---- Data under study

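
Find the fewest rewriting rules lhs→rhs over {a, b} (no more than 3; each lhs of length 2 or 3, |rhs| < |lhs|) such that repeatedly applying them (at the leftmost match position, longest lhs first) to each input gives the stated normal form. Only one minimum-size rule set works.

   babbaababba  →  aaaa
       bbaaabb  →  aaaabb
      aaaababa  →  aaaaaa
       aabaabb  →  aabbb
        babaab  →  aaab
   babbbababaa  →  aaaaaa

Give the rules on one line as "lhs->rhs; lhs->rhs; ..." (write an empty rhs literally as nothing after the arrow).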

--------

#### [What you need to do]
Repeat every entry above exactly, leaving nothing out.

#### [Written solution]
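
Find the fewest rewriting rules lhs→rhs over {a, b} (no more than 3; each lhs of length 2 or 3, |rhs| < |lhs|) such that repeatedly applying them (at the leftmost match position, longest lhs first) to each input gives the stated normal form. Only one minimum-size rule set works.

   babbaababba  →  aaaa
       bbaaabb  →  aaaabb
      aaaababa  →  aaaaaa
       aabaabb  →  aabbb
        babaab  →  aaab
   babbbababaa  →  aaaaaa

Give the rules on one line as "lhs->rhs; lhs->rhs; ..." (write an empty rhs literally as nothing after the arrow).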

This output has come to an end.